(Saved data entries)

########################################

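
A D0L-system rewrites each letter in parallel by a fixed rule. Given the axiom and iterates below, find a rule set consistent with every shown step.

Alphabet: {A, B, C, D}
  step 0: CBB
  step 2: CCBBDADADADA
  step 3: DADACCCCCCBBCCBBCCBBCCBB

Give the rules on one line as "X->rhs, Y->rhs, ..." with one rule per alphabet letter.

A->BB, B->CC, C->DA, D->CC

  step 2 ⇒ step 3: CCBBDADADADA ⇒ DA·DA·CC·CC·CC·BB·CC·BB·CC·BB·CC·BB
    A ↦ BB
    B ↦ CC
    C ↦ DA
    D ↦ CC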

########################################

• _TRY IT_: Output each line of the data exactly as it stands above.

• _REPLY TO THE TASK_:
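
A D0L-system rewrites each letter in parallel by a fixed rule. Given the axiom and iterates below, find a rule set consistent with every shown step.

Alphabet: {A, B, C, D}
  step 0: CBB
  step 2: CCBBDADADADA
  step 3: DADACCCCCCBBCCBBCCBBCCBB

Give the rules on one line as "X->rhs, Y->rhs, ..." with one rule per alphabet letter.

A->BB, B->CC, C->DA, D->CC

  step 2 ⇒ step 3: CCBBDADADADA ⇒ DA·DA·CC·CC·CC·BB·CC·BB·CC·BB·CC·BB
    A ↦ BB
    B ↦ CC
    C ↦ DA
    D ↦ CC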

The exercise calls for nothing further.